• EXERCISE REQUIREMENTS: Give every line below again, exactly as it appears.

[Saved data entries]
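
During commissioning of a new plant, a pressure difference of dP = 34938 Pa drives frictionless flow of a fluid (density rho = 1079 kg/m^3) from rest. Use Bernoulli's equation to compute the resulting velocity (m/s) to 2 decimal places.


v = sqrt(2*dP/rho)
v = sqrt(2*34938/1079)
v = sqrt(64.759963)
v = 8.05 m/s


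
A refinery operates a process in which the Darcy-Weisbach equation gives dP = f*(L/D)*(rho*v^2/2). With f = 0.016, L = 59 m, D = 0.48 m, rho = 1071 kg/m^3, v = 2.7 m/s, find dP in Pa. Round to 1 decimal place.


dP = f * (L/D) * (rho*v^2/2)
dP = 0.016 * (59/0.48) * (1071*2.7^2/2)
L/D = 122.91666667
rho*v^2/2 = 1071*7.29/2 = 3903.795
dP = 0.016 * 122.91666667 * 3903.795
dP = 7677.5 Pa


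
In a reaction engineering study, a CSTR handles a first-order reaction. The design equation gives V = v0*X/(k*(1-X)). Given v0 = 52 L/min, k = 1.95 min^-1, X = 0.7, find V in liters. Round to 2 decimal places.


V = v0 * X / (k * (1 - X))
V = 52 * 0.7 / (1.95 * (1 - 0.7))
V = 36.4 / (1.95 * 0.3)
V = 36.4 / 0.585
V = 62.22 L


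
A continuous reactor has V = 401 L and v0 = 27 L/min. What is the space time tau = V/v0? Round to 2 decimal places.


tau = V / v0
tau = 401 / 27
tau = 14.85 min


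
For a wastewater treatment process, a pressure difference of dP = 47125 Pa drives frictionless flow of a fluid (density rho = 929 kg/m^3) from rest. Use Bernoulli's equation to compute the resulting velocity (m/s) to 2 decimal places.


v = sqrt(2*dP/rho)
v = sqrt(2*47125/929)
v = sqrt(101.453175)
v = 10.07 m/s


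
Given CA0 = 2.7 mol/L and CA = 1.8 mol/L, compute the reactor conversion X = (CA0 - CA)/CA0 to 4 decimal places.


X = (CA0 - CA) / CA0
X = (2.7 - 1.8) / 2.7
X = 0.9 / 2.7
X = 0.3333


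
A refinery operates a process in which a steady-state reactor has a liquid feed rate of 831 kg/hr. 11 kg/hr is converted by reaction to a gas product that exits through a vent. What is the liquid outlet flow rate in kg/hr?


Steady-state mass balance on the main outlet: F_out = F_in - F_removed
F_out = 831 - 11
F_out = 820 kg/hr


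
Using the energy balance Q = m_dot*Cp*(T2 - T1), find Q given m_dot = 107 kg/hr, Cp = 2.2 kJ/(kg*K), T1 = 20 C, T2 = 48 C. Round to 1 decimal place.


Q = m_dot * Cp * (T2 - T1)
Q = 107 * 2.2 * (48 - 20)
Q = 107 * 2.2 * 28
Q = 6591.2 kJ/hr


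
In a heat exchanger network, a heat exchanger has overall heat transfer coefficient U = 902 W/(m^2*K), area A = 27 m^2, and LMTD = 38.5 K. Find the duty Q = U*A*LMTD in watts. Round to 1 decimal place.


Q = U * A * LMTD
Q = 902 * 27 * 38.5
Q = 937629.0 W


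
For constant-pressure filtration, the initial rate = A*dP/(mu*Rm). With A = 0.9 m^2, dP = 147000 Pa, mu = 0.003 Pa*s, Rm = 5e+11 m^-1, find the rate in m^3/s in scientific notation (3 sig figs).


rate = A * dP / (mu * Rm)
rate = 0.9 * 147000 / (0.003 * 5e+11)
rate = 132300.0 / 1.500e+09
rate = 8.82e-05 m^3/s


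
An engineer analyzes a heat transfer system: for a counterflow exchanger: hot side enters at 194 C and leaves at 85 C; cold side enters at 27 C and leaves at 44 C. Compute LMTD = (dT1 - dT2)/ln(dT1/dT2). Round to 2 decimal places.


dT1 = Th_in - Tc_out = 194 - 44 = 150
dT2 = Th_out - Tc_in = 85 - 27 = 58
LMTD = (dT1 - dT2) / ln(dT1/dT2)
LMTD = (150 - 58) / ln(150/58)
LMTD = 96.82 K


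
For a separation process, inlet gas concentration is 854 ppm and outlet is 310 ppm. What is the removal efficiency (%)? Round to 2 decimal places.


Efficiency = (G_in - G_out) / G_in * 100%
Efficiency = (854 - 310) / 854 * 100
Efficiency = 544 / 854 * 100
Efficiency = 63.70%


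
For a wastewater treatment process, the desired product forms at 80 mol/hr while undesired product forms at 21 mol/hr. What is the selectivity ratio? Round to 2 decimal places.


S = desired product rate / undesired product rate
S = 80 / 21
S = 3.81


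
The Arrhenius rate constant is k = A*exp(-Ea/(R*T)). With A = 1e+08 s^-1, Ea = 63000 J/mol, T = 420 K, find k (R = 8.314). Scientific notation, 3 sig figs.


k = A * exp(-Ea/(R*T))
k = 1e+08 * exp(-63000 / (8.314 * 420))
k = 1e+08 * exp(-18.041857)
k = 1.46e+00


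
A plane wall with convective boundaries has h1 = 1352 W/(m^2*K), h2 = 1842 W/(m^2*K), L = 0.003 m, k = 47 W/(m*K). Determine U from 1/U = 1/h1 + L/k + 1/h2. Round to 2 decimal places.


1/U = 1/h1 + L/k + 1/h2
1/U = 1/1352 + 0.003/47 + 1/1842
1/U = 0.000739645 + 6.38298e-05 + 0.0005428882
1/U = 0.001346363
U = 742.74 W/(m^2*K)


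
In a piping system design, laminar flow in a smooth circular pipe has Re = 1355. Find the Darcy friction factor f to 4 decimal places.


f = 64 / Re
f = 64 / 1355
f = 0.0472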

• EXERCISE RESPONSE:
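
During commissioning of a new plant, a pressure difference of dP = 34938 Pa drives frictionless flow of a fluid (density rho = 1079 kg/m^3) from rest. Use Bernoulli's equation to compute the resulting velocity (m/s) to 2 decimal places.


v = sqrt(2*dP/rho)
v = sqrt(2*34938/1079)
v = sqrt(64.759963)
v = 8.05 m/s


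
A refinery operates a process in which the Darcy-Weisbach equation gives dP = f*(L/D)*(rho*v^2/2). With f = 0.016, L = 59 m, D = 0.48 m, rho = 1071 kg/m^3, v = 2.7 m/s, find dP in Pa. Round to 1 decimal place.


dP = f * (L/D) * (rho*v^2/2)
dP = 0.016 * (59/0.48) * (1071*2.7^2/2)
L/D = 122.91666667
rho*v^2/2 = 1071*7.29/2 = 3903.795
dP = 0.016 * 122.91666667 * 3903.795
dP = 7677.5 Pa


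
In a reaction engineering study, a CSTR handles a first-order reaction. The design equation gives V = v0*X/(k*(1-X)). Given v0 = 52 L/min, k = 1.95 min^-1, X = 0.7, find V in liters. Round to 2 decimal places.


V = v0 * X / (k * (1 - X))
V = 52 * 0.7 / (1.95 * (1 - 0.7))
V = 36.4 / (1.95 * 0.3)
V = 36.4 / 0.585
V = 62.22 L


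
A continuous reactor has V = 401 L and v0 = 27 L/min. What is the space time tau = V/v0? Round to 2 decimal places.


tau = V / v0
tau = 401 / 27
tau = 14.85 min


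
For a wastewater treatment process, a pressure difference of dP = 47125 Pa drives frictionless flow of a fluid (density rho = 929 kg/m^3) from rest. Use Bernoulli's equation to compute the resulting velocity (m/s) to 2 decimal places.


v = sqrt(2*dP/rho)
v = sqrt(2*47125/929)
v = sqrt(101.453175)
v = 10.07 m/s


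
Given CA0 = 2.7 mol/L and CA = 1.8 mol/L, compute the reactor conversion X = (CA0 - CA)/CA0 to 4 decimal places.


X = (CA0 - CA) / CA0
X = (2.7 - 1.8) / 2.7
X = 0.9 / 2.7
X = 0.3333


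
A refinery operates a process in which a steady-state reactor has a liquid feed rate of 831 kg/hr. 11 kg/hr is converted by reaction to a gas product that exits through a vent. What is the liquid outlet flow rate in kg/hr?


Steady-state mass balance on the main outlet: F_out = F_in - F_removed
F_out = 831 - 11
F_out = 820 kg/hr


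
Using the energy balance Q = m_dot*Cp*(T2 - T1), find Q given m_dot = 107 kg/hr, Cp = 2.2 kJ/(kg*K), T1 = 20 C, T2 = 48 C. Round to 1 decimal place.


Q = m_dot * Cp * (T2 - T1)
Q = 107 * 2.2 * (48 - 20)
Q = 107 * 2.2 * 28
Q = 6591.2 kJ/hr


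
In a heat exchanger network, a heat exchanger has overall heat transfer coefficient U = 902 W/(m^2*K), area A = 27 m^2, and LMTD = 38.5 K. Find the duty Q = U*A*LMTD in watts. Round to 1 decimal place.


Q = U * A * LMTD
Q = 902 * 27 * 38.5
Q = 937629.0 W


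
For constant-pressure filtration, the initial rate = A*dP/(mu*Rm). With A = 0.9 m^2, dP = 147000 Pa, mu = 0.003 Pa*s, Rm = 5e+11 m^-1, find the rate in m^3/s in scientific notation (3 sig figs).


rate = A * dP / (mu * Rm)
rate = 0.9 * 147000 / (0.003 * 5e+11)
rate = 132300.0 / 1.500e+09
rate = 8.82e-05 m^3/s


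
An engineer analyzes a heat transfer system: for a counterflow exchanger: hot side enters at 194 C and leaves at 85 C; cold side enters at 27 C and leaves at 44 C. Compute LMTD = (dT1 - dT2)/ln(dT1/dT2). Round to 2 decimal places.


dT1 = Th_in - Tc_out = 194 - 44 = 150
dT2 = Th_out - Tc_in = 85 - 27 = 58
LMTD = (dT1 - dT2) / ln(dT1/dT2)
LMTD = (150 - 58) / ln(150/58)
LMTD = 96.82 K


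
For a separation process, inlet gas concentration is 854 ppm and outlet is 310 ppm. What is the removal efficiency (%)? Round to 2 decimal places.


Efficiency = (G_in - G_out) / G_in * 100%
Efficiency = (854 - 310) / 854 * 100
Efficiency = 544 / 854 * 100
Efficiency = 63.70%


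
For a wastewater treatment process, the desired product forms at 80 mol/hr while undesired product forms at 21 mol/hr. What is the selectivity ratio? Round to 2 decimal places.


S = desired product rate / undesired product rate
S = 80 / 21
S = 3.81


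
The Arrhenius rate constant is k = A*exp(-Ea/(R*T)). With A = 1e+08 s^-1, Ea = 63000 J/mol, T = 420 K, find k (R = 8.314). Scientific notation, 3 sig figs.


k = A * exp(-Ea/(R*T))
k = 1e+08 * exp(-63000 / (8.314 * 420))
k = 1e+08 * exp(-18.041857)
k = 1.46e+00


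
A plane wall with convective boundaries has h1 = 1352 W/(m^2*K), h2 = 1842 W/(m^2*K), L = 0.003 m, k = 47 W/(m*K). Determine U from 1/U = 1/h1 + L/k + 1/h2. Round to 2 decimal places.


1/U = 1/h1 + L/k + 1/h2
1/U = 1/1352 + 0.003/47 + 1/1842
1/U = 0.000739645 + 6.38298e-05 + 0.0005428882
1/U = 0.001346363
U = 742.74 W/(m^2*K)


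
In a piping system design, laminar flow in a smooth circular pipe has Re = 1355. Find the Darcy friction factor f to 4 decimal places.


f = 64 / Re
f = 64 / 1355
f = 0.0472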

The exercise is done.